[Stored data entries]
-=-=-

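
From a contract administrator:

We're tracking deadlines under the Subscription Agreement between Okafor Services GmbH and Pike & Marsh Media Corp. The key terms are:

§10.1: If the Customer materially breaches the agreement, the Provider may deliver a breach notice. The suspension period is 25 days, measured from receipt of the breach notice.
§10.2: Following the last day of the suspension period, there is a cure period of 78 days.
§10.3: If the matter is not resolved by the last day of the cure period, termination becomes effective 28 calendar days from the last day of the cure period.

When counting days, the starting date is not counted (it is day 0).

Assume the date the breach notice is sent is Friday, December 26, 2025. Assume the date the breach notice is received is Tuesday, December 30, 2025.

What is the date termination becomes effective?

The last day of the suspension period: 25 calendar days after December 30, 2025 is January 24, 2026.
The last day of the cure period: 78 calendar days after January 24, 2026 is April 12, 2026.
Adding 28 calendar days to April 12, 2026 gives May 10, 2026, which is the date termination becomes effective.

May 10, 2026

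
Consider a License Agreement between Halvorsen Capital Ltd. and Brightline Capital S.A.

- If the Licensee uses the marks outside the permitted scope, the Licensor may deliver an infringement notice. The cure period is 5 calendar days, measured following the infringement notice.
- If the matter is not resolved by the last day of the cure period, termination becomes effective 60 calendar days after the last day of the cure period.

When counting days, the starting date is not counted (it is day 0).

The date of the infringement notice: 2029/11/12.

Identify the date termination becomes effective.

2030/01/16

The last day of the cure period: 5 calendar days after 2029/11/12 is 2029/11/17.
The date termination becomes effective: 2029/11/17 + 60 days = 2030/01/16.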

-=-=-

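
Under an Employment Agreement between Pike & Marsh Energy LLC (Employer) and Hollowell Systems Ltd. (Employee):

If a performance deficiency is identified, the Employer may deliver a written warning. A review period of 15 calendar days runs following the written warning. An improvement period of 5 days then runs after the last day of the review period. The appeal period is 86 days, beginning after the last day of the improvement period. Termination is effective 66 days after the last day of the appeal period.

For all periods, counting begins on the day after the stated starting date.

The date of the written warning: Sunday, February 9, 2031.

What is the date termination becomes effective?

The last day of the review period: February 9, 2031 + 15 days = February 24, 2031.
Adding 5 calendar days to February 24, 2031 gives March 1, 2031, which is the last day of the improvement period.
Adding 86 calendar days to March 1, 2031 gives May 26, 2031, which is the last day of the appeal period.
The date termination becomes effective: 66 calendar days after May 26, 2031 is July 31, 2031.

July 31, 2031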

-=-=-

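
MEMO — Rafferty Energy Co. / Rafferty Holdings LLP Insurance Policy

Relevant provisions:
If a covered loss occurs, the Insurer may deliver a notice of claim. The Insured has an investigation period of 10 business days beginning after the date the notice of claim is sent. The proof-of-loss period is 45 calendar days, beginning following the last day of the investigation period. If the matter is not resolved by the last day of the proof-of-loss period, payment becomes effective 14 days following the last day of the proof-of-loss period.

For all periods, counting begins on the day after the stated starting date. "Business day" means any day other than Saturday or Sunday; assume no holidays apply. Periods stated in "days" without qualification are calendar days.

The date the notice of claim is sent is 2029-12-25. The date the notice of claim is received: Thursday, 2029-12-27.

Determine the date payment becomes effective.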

-=-=-

## WHAT THE TASK REQUIRES
Return, in full, every line of these entries that holds "periods".

## FINISHED EXERCISE
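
For all periods, counting begins on the day after the stated starting date.
For all periods, counting begins on the day after the stated starting date. "Business day" means any day other than Saturday or Sunday; assume no holidays apply. Periods stated in "days" without qualification are calendar days.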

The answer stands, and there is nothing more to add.